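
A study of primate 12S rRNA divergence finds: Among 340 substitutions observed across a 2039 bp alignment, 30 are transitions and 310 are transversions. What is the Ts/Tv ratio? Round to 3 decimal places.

0.097

R = 30/310 = 0.096774… ≈ 0.097 (to 3 d.p.).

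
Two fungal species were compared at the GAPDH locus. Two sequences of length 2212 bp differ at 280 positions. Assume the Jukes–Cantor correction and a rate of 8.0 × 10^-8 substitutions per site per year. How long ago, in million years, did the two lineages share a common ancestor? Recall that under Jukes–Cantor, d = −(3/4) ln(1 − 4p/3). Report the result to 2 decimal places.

0.87

p = 280/2212 ≈ 0.126582.
d = −(3/4) ln(1 − 4p/3) = −0.75 ln(1 − 0.168776) = −0.75 ln(0.831224)
  = −0.75 × (-0.184856) = 0.138642 substitutions/site.
Under a molecular clock d = 2μt, so t = d/(2μ) = 0.138642 / (2 × 8.0 × 10^-8) = 0.87 million years.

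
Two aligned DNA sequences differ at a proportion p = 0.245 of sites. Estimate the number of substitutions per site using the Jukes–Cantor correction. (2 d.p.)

0.30

d = −(3/4) ln(1 − 4p/3) = −0.75 ln(1 − 0.326667) = −0.75 ln(0.673333)
  = −0.75 × (-0.395515) = 0.296636 substitutions/site.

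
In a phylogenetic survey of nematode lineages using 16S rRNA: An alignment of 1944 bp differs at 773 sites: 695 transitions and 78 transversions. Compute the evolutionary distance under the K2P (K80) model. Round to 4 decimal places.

P = 695/1944 ≈ 0.35751 and Q = 78/1944 ≈ 0.040123.
Under the Kimura two-parameter model, d = −½ ln(1 − 2P − Q) − ¼ ln(1 − 2Q).
1 − 2P − Q = 0.244857, giving −½ ln(0.244857) = 0.703540.
1 − 2Q = 0.919754, giving −¼ ln(0.919754) = 0.020912.
d = 0.703540 + 0.020912 = 0.724452.

0.7245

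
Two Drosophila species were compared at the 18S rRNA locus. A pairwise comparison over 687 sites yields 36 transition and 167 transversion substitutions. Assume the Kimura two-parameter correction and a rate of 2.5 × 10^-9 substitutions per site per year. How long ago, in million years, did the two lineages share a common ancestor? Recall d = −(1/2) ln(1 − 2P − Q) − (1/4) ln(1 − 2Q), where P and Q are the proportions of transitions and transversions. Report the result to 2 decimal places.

76.05

P = 36/687 ≈ 0.052402 and Q = 167/687 ≈ 0.243086.
Under the Kimura two-parameter model, d = −½ ln(1 − 2P − Q) − ¼ ln(1 − 2Q).
1 − 2P − Q = 0.65211, giving −½ ln(0.65211) = 0.213771.
1 − 2Q = 0.513828, giving −¼ ln(0.513828) = 0.166467.
d = 0.213771 + 0.166467 = 0.380238.
Under a molecular clock d = 2μt, so t = d/(2μ) = 0.380238 / (2 × 2.5 × 10^-9) = 76.05 million years.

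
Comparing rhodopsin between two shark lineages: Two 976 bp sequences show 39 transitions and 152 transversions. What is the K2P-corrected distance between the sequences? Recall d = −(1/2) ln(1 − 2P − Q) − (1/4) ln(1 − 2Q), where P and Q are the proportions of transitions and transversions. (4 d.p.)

0.2277

P = 39/976 ≈ 0.039959 and Q = 152/976 ≈ 0.155738.
Under the Kimura two-parameter model, d = −½ ln(1 − 2P − Q) − ¼ ln(1 − 2Q).
1 − 2P − Q = 0.764344, giving −½ ln(0.764344) = 0.134369.
1 − 2Q = 0.688524, giving −¼ ln(0.688524) = 0.093301.
d = 0.134369 + 0.093301 = 0.227670.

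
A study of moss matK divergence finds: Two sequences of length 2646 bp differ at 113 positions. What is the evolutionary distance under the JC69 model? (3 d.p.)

p = 113/2646 ≈ 0.042706.
d = −(3/4) ln(1 − 4p/3) = −0.75 ln(1 − 0.056941) = −0.75 ln(0.943059)
  = −0.75 × (-0.058626) = 0.043970 substitutions/site.

0.044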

= = = = = = =

## EXERCISE INSTRUCTIONS
After reading the records above, transcribe them verbatim.

## WRITTEN RESPONSE
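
A study of primate 12S rRNA divergence finds: Among 340 substitutions observed across a 2039 bp alignment, 30 are transitions and 310 are transversions. What is the Ts/Tv ratio? Round to 3 decimal places.

0.097

R = 30/310 = 0.096774… ≈ 0.097 (to 3 d.p.).

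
Two fungal species were compared at the GAPDH locus. Two sequences of length 2212 bp differ at 280 positions. Assume the Jukes–Cantor correction and a rate of 8.0 × 10^-8 substitutions per site per year. How long ago, in million years, did the two lineages share a common ancestor? Recall that under Jukes–Cantor, d = −(3/4) ln(1 − 4p/3). Report the result to 2 decimal places.

0.87

p = 280/2212 ≈ 0.126582.
d = −(3/4) ln(1 − 4p/3) = −0.75 ln(1 − 0.168776) = −0.75 ln(0.831224)
  = −0.75 × (-0.184856) = 0.138642 substitutions/site.
Under a molecular clock d = 2μt, so t = d/(2μ) = 0.138642 / (2 × 8.0 × 10^-8) = 0.87 million years.

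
Two aligned DNA sequences differ at a proportion p = 0.245 of sites. Estimate the number of substitutions per site using the Jukes–Cantor correction. (2 d.p.)

0.30

d = −(3/4) ln(1 − 4p/3) = −0.75 ln(1 − 0.326667) = −0.75 ln(0.673333)
  = −0.75 × (-0.395515) = 0.296636 substitutions/site.

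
In a phylogenetic survey of nematode lineages using 16S rRNA: An alignment of 1944 bp differs at 773 sites: 695 transitions and 78 transversions. Compute the evolutionary distance under the K2P (K80) model. Round to 4 decimal places.

P = 695/1944 ≈ 0.35751 and Q = 78/1944 ≈ 0.040123.
Under the Kimura two-parameter model, d = −½ ln(1 − 2P − Q) − ¼ ln(1 − 2Q).
1 − 2P − Q = 0.244857, giving −½ ln(0.244857) = 0.703540.
1 − 2Q = 0.919754, giving −¼ ln(0.919754) = 0.020912.
d = 0.703540 + 0.020912 = 0.724452.

0.7245

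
Two Drosophila species were compared at the 18S rRNA locus. A pairwise comparison over 687 sites yields 36 transition and 167 transversion substitutions. Assume the Kimura two-parameter correction and a rate of 2.5 × 10^-9 substitutions per site per year. How long ago, in million years, did the two lineages share a common ancestor? Recall d = −(1/2) ln(1 − 2P − Q) − (1/4) ln(1 − 2Q), where P and Q are the proportions of transitions and transversions. Report the result to 2 decimal places.

76.05

P = 36/687 ≈ 0.052402 and Q = 167/687 ≈ 0.243086.
Under the Kimura two-parameter model, d = −½ ln(1 − 2P − Q) − ¼ ln(1 − 2Q).
1 − 2P − Q = 0.65211, giving −½ ln(0.65211) = 0.213771.
1 − 2Q = 0.513828, giving −¼ ln(0.513828) = 0.166467.
d = 0.213771 + 0.166467 = 0.380238.
Under a molecular clock d = 2μt, so t = d/(2μ) = 0.380238 / (2 × 2.5 × 10^-9) = 76.05 million years.

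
Comparing rhodopsin between two shark lineages: Two 976 bp sequences show 39 transitions and 152 transversions. What is the K2P-corrected distance between the sequences? Recall d = −(1/2) ln(1 − 2P − Q) − (1/4) ln(1 − 2Q), where P and Q are the proportions of transitions and transversions. (4 d.p.)

0.2277

P = 39/976 ≈ 0.039959 and Q = 152/976 ≈ 0.155738.
Under the Kimura two-parameter model, d = −½ ln(1 − 2P − Q) − ¼ ln(1 − 2Q).
1 − 2P − Q = 0.764344, giving −½ ln(0.764344) = 0.134369.
1 − 2Q = 0.688524, giving −¼ ln(0.688524) = 0.093301.
d = 0.134369 + 0.093301 = 0.227670.

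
A study of moss matK divergence finds: Two sequences of length 2646 bp differ at 113 positions. What is the evolutionary distance under the JC69 model? (3 d.p.)

p = 113/2646 ≈ 0.042706.
d = −(3/4) ln(1 − 4p/3) = −0.75 ln(1 − 0.056941) = −0.75 ln(0.943059)
  = −0.75 × (-0.058626) = 0.043970 substitutions/site.

0.044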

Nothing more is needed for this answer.